Starting at the line that contains "A control system has plant G(s)", transcribe each line exactly through the last line of the data. Include nothing else.

----------

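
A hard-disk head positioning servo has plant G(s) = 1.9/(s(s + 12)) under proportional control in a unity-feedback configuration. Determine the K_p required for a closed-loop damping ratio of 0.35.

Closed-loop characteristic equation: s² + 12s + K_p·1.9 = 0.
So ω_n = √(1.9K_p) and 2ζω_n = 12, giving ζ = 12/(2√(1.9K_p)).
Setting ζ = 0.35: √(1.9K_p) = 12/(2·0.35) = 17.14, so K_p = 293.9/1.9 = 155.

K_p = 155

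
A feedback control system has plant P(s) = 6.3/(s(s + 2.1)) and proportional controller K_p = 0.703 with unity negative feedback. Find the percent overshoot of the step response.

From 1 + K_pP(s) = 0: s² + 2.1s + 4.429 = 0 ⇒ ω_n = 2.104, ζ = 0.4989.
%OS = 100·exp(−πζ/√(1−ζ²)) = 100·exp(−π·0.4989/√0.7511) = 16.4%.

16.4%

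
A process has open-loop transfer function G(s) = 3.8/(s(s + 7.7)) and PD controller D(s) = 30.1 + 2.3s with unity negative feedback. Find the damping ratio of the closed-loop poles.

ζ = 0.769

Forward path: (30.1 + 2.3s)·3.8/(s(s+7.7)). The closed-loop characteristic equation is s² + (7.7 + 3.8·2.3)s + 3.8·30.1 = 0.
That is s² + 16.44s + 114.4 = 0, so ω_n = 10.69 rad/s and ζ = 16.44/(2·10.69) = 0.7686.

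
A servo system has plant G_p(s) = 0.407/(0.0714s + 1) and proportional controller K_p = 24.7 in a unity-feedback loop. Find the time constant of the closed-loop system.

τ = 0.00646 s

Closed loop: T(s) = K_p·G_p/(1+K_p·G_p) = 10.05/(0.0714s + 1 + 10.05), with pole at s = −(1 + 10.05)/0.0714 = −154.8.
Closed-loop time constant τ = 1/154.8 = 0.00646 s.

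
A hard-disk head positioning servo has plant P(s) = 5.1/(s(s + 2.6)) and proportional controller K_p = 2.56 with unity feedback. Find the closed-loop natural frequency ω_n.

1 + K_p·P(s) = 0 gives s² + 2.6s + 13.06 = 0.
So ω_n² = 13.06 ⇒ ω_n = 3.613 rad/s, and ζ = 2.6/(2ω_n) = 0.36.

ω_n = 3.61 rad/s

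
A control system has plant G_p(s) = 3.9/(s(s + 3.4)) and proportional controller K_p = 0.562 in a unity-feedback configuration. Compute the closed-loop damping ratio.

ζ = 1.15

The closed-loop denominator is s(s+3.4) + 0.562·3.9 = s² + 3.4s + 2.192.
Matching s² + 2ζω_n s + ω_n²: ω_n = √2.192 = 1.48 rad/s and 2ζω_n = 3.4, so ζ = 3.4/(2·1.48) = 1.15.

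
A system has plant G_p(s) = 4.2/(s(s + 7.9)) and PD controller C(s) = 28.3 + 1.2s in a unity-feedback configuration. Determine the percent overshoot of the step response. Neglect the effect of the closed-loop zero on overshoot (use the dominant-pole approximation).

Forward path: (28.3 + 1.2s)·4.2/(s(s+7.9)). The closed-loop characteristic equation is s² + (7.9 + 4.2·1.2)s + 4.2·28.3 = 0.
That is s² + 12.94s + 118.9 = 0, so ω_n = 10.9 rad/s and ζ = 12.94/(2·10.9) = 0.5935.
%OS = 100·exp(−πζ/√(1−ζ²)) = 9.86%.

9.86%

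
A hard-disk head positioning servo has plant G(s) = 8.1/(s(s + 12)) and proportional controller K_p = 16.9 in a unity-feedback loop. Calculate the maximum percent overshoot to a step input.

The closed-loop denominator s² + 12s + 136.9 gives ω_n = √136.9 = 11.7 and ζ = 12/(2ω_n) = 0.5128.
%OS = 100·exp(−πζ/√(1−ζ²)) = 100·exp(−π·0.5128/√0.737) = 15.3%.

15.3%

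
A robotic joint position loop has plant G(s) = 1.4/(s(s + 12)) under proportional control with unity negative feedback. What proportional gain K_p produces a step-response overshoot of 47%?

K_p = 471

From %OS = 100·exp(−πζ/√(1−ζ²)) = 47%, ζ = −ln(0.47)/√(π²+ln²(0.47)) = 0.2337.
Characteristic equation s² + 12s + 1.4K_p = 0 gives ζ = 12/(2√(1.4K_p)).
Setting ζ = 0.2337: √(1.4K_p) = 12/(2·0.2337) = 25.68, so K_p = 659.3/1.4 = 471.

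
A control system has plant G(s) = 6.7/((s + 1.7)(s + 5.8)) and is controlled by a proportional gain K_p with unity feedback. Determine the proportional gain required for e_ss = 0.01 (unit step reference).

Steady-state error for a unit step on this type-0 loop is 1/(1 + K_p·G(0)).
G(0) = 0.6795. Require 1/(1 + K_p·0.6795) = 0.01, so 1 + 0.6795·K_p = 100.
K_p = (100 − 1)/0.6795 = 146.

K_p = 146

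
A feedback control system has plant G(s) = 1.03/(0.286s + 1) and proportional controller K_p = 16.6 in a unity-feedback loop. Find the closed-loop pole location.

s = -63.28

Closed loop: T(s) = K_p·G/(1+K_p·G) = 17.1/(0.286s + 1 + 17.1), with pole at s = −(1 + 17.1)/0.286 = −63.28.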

----------

Exercise response:
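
A control system has plant G(s) = 6.7/((s + 1.7)(s + 5.8)) and is controlled by a proportional gain K_p with unity feedback. Determine the proportional gain required for e_ss = 0.01 (unit step reference).

Steady-state error for a unit step on this type-0 loop is 1/(1 + K_p·G(0)).
G(0) = 0.6795. Require 1/(1 + K_p·0.6795) = 0.01, so 1 + 0.6795·K_p = 100.
K_p = (100 − 1)/0.6795 = 146.

K_p = 146

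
A feedback control system has plant G(s) = 1.03/(0.286s + 1) and proportional controller K_p = 16.6 in a unity-feedback loop. Find the closed-loop pole location.

s = -63.28

Closed loop: T(s) = K_p·G/(1+K_p·G) = 17.1/(0.286s + 1 + 17.1), with pole at s = −(1 + 17.1)/0.286 = −63.28.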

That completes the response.